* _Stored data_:
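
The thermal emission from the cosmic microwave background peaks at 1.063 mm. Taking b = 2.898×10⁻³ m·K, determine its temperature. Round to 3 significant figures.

Wien's law gives T = b/λ_max = (2.898×10⁻³ m·K)/(1.063×10⁻³ m) = 2.73 K.

T ≈ 2.73 K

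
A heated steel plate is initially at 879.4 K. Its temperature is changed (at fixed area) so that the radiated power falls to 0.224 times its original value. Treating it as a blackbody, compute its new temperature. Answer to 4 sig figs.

P ∝ T⁴, so T₂/T₁ = (P₂/P₁)^(1/4) = (0.224)^(1/4) = 0.687958.
T₂ = 879.4 × 0.687958 = 605.0 K.

T₂ ≈ 605.0 K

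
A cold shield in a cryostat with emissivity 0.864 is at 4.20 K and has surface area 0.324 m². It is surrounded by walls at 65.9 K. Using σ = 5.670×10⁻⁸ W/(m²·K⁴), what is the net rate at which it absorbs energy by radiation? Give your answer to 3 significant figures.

Area A = 0.324 m².
Net radiated power P_net = εσA(T⁴ − T₀⁴) = 0.864×5.670×10⁻⁸×0.324×(4.20⁴ − 65.9⁴).
T⁴ − T₀⁴ = 311.170 − 1.88600×10⁷ = -1.88597×10⁷ K⁴, so P_net = -0.299 W — negative, meaning a net gain of 0.299 W.

Net gain ≈ 0.299 W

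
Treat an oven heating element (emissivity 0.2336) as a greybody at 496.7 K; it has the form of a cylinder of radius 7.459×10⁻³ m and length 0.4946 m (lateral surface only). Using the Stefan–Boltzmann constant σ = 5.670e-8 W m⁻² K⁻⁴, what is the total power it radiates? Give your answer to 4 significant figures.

Lateral area A = 2πrL = 2π×7.459×10⁻³×0.4946 = 0.0231801 m².
P = εσAT⁴ = 0.2336 × 5.670×10⁻⁸ × 0.0231801 × (496.7)⁴ = 18.69 W.

P ≈ 18.69 W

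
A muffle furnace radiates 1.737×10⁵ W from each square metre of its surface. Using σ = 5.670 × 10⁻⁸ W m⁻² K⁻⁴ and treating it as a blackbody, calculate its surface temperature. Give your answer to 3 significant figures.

T ≈ 1.32×10³ K

I = σT⁴, so T = (I/σ)^(1/4) = (1.737×10⁵/(5.670×10⁻⁸))^(1/4) = 1.32×10³ K.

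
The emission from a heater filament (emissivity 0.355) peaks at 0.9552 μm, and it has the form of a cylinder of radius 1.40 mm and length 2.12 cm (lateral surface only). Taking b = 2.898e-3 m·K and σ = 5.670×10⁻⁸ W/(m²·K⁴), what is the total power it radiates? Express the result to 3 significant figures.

Wien's law: T = b/λ_max = 2.898×10⁻³/9.552×10⁻⁷ = 3033.92 K.
Lateral area A = 2πrL = 2π×1.40×10⁻³×0.0212 = 1.86485×10⁻⁴ m².
Then P = εσAT⁴ = 0.355×5.670×10⁻⁸×1.86485×10⁻⁴×(3033.92)⁴ = 318 W.

P ≈ 318 W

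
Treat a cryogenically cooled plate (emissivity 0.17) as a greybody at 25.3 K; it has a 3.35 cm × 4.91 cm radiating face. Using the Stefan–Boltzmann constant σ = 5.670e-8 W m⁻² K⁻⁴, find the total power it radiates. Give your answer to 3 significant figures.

P ≈ 6.50×10⁻⁶ W

Area A = 0.0335 × 0.0491 = 1.64485×10⁻³ m².
P = εσAT⁴ = 0.17 × 5.670×10⁻⁸ × 1.64485×10⁻³ × (25.3)⁴ = 6.50×10⁻⁶ W.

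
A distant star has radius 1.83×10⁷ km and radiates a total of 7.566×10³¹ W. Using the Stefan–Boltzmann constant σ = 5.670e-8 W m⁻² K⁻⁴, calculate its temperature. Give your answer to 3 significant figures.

T ≈ 2.37×10⁴ K

Surface area A = 4πR² = 4π(1.83×10¹⁰ m)² = 4.20835×10²¹ m².
P = σAT⁴ ⇒ T = (P/(σA))^(1/4) = (7.566×10³¹/(5.670×10⁻⁸×4.20835×10²¹))^(1/4) = 2.37×10⁴ K.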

* _DIRECTIONS_:
Copy all the entries verbatim.

* _PROBLEM SOLUTION_:
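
The thermal emission from the cosmic microwave background peaks at 1.063 mm. Taking b = 2.898×10⁻³ m·K, determine its temperature. Round to 3 significant figures.

Wien's law gives T = b/λ_max = (2.898×10⁻³ m·K)/(1.063×10⁻³ m) = 2.73 K.

T ≈ 2.73 K

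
A heated steel plate is initially at 879.4 K. Its temperature is changed (at fixed area) so that the radiated power falls to 0.224 times its original value. Treating it as a blackbody, compute its new temperature. Answer to 4 sig figs.

P ∝ T⁴, so T₂/T₁ = (P₂/P₁)^(1/4) = (0.224)^(1/4) = 0.687958.
T₂ = 879.4 × 0.687958 = 605.0 K.

T₂ ≈ 605.0 K

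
A cold shield in a cryostat with emissivity 0.864 is at 4.20 K and has surface area 0.324 m². It is surrounded by walls at 65.9 K. Using σ = 5.670×10⁻⁸ W/(m²·K⁴), what is the net rate at which it absorbs energy by radiation? Give your answer to 3 significant figures.

Area A = 0.324 m².
Net radiated power P_net = εσA(T⁴ − T₀⁴) = 0.864×5.670×10⁻⁸×0.324×(4.20⁴ − 65.9⁴).
T⁴ − T₀⁴ = 311.170 − 1.88600×10⁷ = -1.88597×10⁷ K⁴, so P_net = -0.299 W — negative, meaning a net gain of 0.299 W.

Net gain ≈ 0.299 W

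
Treat an oven heating element (emissivity 0.2336) as a greybody at 496.7 K; it has the form of a cylinder of radius 7.459×10⁻³ m and length 0.4946 m (lateral surface only). Using the Stefan–Boltzmann constant σ = 5.670e-8 W m⁻² K⁻⁴, what is the total power it radiates? Give your answer to 4 significant figures.

Lateral area A = 2πrL = 2π×7.459×10⁻³×0.4946 = 0.0231801 m².
P = εσAT⁴ = 0.2336 × 5.670×10⁻⁸ × 0.0231801 × (496.7)⁴ = 18.69 W.

P ≈ 18.69 W

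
A muffle furnace radiates 1.737×10⁵ W from each square metre of its surface. Using σ = 5.670 × 10⁻⁸ W m⁻² K⁻⁴ and treating it as a blackbody, calculate its surface temperature. Give your answer to 3 significant figures.

T ≈ 1.32×10³ K

I = σT⁴, so T = (I/σ)^(1/4) = (1.737×10⁵/(5.670×10⁻⁸))^(1/4) = 1.32×10³ K.

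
The emission from a heater filament (emissivity 0.355) peaks at 0.9552 μm, and it has the form of a cylinder of radius 1.40 mm and length 2.12 cm (lateral surface only). Taking b = 2.898e-3 m·K and σ = 5.670×10⁻⁸ W/(m²·K⁴), what is the total power it radiates? Express the result to 3 significant figures.

Wien's law: T = b/λ_max = 2.898×10⁻³/9.552×10⁻⁷ = 3033.92 K.
Lateral area A = 2πrL = 2π×1.40×10⁻³×0.0212 = 1.86485×10⁻⁴ m².
Then P = εσAT⁴ = 0.355×5.670×10⁻⁸×1.86485×10⁻⁴×(3033.92)⁴ = 318 W.

P ≈ 318 W

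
Treat a cryogenically cooled plate (emissivity 0.17) as a greybody at 25.3 K; it has a 3.35 cm × 4.91 cm radiating face. Using the Stefan–Boltzmann constant σ = 5.670e-8 W m⁻² K⁻⁴, find the total power it radiates. Give your answer to 3 significant figures.

P ≈ 6.50×10⁻⁶ W

Area A = 0.0335 × 0.0491 = 1.64485×10⁻³ m².
P = εσAT⁴ = 0.17 × 5.670×10⁻⁸ × 1.64485×10⁻³ × (25.3)⁴ = 6.50×10⁻⁶ W.

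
A distant star has radius 1.83×10⁷ km and radiates a total of 7.566×10³¹ W. Using the Stefan–Boltzmann constant σ = 5.670e-8 W m⁻² K⁻⁴, calculate its temperature. Give your answer to 3 significant figures.

T ≈ 2.37×10⁴ K

Surface area A = 4πR² = 4π(1.83×10¹⁰ m)² = 4.20835×10²¹ m².
P = σAT⁴ ⇒ T = (P/(σA))^(1/4) = (7.566×10³¹/(5.670×10⁻⁸×4.20835×10²¹))^(1/4) = 2.37×10⁴ K.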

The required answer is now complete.